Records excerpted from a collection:

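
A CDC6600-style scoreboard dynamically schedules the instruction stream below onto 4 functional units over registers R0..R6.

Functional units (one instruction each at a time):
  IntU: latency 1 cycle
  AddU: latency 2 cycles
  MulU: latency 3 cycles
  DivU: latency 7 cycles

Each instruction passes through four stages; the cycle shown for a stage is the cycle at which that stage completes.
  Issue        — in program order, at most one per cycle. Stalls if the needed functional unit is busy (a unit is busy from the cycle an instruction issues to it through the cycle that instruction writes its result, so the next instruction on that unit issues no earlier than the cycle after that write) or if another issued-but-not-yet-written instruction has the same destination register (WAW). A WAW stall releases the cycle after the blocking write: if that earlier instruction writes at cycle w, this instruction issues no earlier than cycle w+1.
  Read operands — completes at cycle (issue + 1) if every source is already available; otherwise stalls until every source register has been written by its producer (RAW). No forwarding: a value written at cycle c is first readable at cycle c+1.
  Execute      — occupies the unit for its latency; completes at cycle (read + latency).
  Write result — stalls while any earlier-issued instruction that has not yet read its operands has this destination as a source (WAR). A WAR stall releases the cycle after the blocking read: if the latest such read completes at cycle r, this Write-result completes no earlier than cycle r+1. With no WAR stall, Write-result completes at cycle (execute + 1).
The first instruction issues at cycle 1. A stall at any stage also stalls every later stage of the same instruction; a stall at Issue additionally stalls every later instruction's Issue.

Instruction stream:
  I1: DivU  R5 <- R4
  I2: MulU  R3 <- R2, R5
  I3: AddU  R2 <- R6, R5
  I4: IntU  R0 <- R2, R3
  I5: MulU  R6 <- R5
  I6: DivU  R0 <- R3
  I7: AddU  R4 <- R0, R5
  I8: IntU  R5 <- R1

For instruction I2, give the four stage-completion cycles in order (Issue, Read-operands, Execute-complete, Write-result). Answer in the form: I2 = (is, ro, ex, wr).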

▸ **Assigned task**
Repeat the entries verbatim through the line with "than cycle w+1.".

▸ **Answer for this exercise**
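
A CDC6600-style scoreboard dynamically schedules the instruction stream below onto 4 functional units over registers R0..R6.

Functional units (one instruction each at a time):
  IntU: latency 1 cycle
  AddU: latency 2 cycles
  MulU: latency 3 cycles
  DivU: latency 7 cycles

Each instruction passes through four stages; the cycle shown for a stage is the cycle at which that stage completes.
  Issue        — in program order, at most one per cycle. Stalls if the needed functional unit is busy (a unit is busy from the cycle an instruction issues to it through the cycle that instruction writes its result, so the next instruction on that unit issues no earlier than the cycle after that write) or if another issued-but-not-yet-written instruction has the same destination register (WAW). A WAW stall releases the cycle after the blocking write: if that earlier instruction writes at cycle w, this instruction issues no earlier than cycle w+1.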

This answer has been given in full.